Write the listing below again, word for word.

=====

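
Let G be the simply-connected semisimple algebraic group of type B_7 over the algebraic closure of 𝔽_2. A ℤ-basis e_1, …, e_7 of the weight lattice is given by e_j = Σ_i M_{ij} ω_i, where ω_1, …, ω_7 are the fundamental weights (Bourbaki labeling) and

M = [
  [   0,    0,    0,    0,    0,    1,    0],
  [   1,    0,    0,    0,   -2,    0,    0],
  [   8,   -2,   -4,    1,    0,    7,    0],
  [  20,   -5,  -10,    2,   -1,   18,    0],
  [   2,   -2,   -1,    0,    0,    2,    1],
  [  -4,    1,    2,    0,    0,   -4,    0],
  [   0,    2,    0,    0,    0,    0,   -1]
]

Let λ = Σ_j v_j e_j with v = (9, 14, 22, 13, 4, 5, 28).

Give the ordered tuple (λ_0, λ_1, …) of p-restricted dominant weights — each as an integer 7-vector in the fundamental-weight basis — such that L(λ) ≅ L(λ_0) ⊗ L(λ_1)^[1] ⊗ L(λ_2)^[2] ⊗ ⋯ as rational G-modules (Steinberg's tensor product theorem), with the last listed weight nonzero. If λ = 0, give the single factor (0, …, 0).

((1, 1, 0, 0, 0, 0, 0), (0, 0, 0, 1, 1, 1, 0), (1, 0, 1, 0, 1, 0, 0))

In the fundamental-weight basis, λ has coordinates c = M·v (v = (9, 14, 22, 13, 4, 5, 28)):
  c_1 = 0*9 + 0*14 + 0*22 + 0*13 + 0*4 + 1*5 + 0*28 = 5
  c_2 = 1*9 + 0*14 + 0*22 + 0*13 + -2*4 + 0*5 + 0*28 = 1
  c_3 = 8*9 + -2*14 + -4*22 + 1*13 + 0*4 + 7*5 + 0*28 = 4
  c_4 = 20*9 + -5*14 + -10*22 + 2*13 + -1*4 + 18*5 + 0*28 = 2
  c_5 = 2*9 + -2*14 + -1*22 + 0*13 + 0*4 + 2*5 + 1*28 = 6
  c_6 = -4*9 + 1*14 + 2*22 + 0*13 + 0*4 + -4*5 + 0*28 = 2
  c_7 = 0*9 + 2*14 + 0*22 + 0*13 + 0*4 + 0*5 + -1*28 = 0
Writing each c_i in base p = 2:
  c_1 = 5 = 1·2^0 + 0·2^1 + 1·2^2
  c_2 = 1 = 1·2^0
  c_3 = 4 = 0·2^0 + 0·2^1 + 1·2^2
  c_4 = 2 = 0·2^0 + 1·2^1
  c_5 = 6 = 0·2^0 + 1·2^1 + 1·2^2
  c_6 = 2 = 0·2^0 + 1·2^1
  c_7 = 0
λ_0 = (1, 1, 0, 0, 0, 0, 0)
λ_1 = (0, 0, 0, 1, 1, 1, 0)
λ_2 = (1, 0, 1, 0, 1, 0, 0)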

=====

- Expected output:
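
Let G be the simply-connected semisimple algebraic group of type B_7 over the algebraic closure of 𝔽_2. A ℤ-basis e_1, …, e_7 of the weight lattice is given by e_j = Σ_i M_{ij} ω_i, where ω_1, …, ω_7 are the fundamental weights (Bourbaki labeling) and

M = [
  [   0,    0,    0,    0,    0,    1,    0],
  [   1,    0,    0,    0,   -2,    0,    0],
  [   8,   -2,   -4,    1,    0,    7,    0],
  [  20,   -5,  -10,    2,   -1,   18,    0],
  [   2,   -2,   -1,    0,    0,    2,    1],
  [  -4,    1,    2,    0,    0,   -4,    0],
  [   0,    2,    0,    0,    0,    0,   -1]
]

Let λ = Σ_j v_j e_j with v = (9, 14, 22, 13, 4, 5, 28).

Give the ordered tuple (λ_0, λ_1, …) of p-restricted dominant weights — each as an integer 7-vector in the fundamental-weight basis — such that L(λ) ≅ L(λ_0) ⊗ L(λ_1)^[1] ⊗ L(λ_2)^[2] ⊗ ⋯ as rational G-modules (Steinberg's tensor product theorem), with the last listed weight nonzero. If λ = 0, give the single factor (0, …, 0).

((1, 1, 0, 0, 0, 0, 0), (0, 0, 0, 1, 1, 1, 0), (1, 0, 1, 0, 1, 0, 0))

In the fundamental-weight basis, λ has coordinates c = M·v (v = (9, 14, 22, 13, 4, 5, 28)):
  c_1 = 0*9 + 0*14 + 0*22 + 0*13 + 0*4 + 1*5 + 0*28 = 5
  c_2 = 1*9 + 0*14 + 0*22 + 0*13 + -2*4 + 0*5 + 0*28 = 1
  c_3 = 8*9 + -2*14 + -4*22 + 1*13 + 0*4 + 7*5 + 0*28 = 4
  c_4 = 20*9 + -5*14 + -10*22 + 2*13 + -1*4 + 18*5 + 0*28 = 2
  c_5 = 2*9 + -2*14 + -1*22 + 0*13 + 0*4 + 2*5 + 1*28 = 6
  c_6 = -4*9 + 1*14 + 2*22 + 0*13 + 0*4 + -4*5 + 0*28 = 2
  c_7 = 0*9 + 2*14 + 0*22 + 0*13 + 0*4 + 0*5 + -1*28 = 0
Writing each c_i in base p = 2:
  c_1 = 5 = 1·2^0 + 0·2^1 + 1·2^2
  c_2 = 1 = 1·2^0
  c_3 = 4 = 0·2^0 + 0·2^1 + 1·2^2
  c_4 = 2 = 0·2^0 + 1·2^1
  c_5 = 6 = 0·2^0 + 1·2^1 + 1·2^2
  c_6 = 2 = 0·2^0 + 1·2^1
  c_7 = 0
λ_0 = (1, 1, 0, 0, 0, 0, 0)
λ_1 = (0, 0, 0, 1, 1, 1, 0)
λ_2 = (1, 0, 1, 0, 1, 0, 0)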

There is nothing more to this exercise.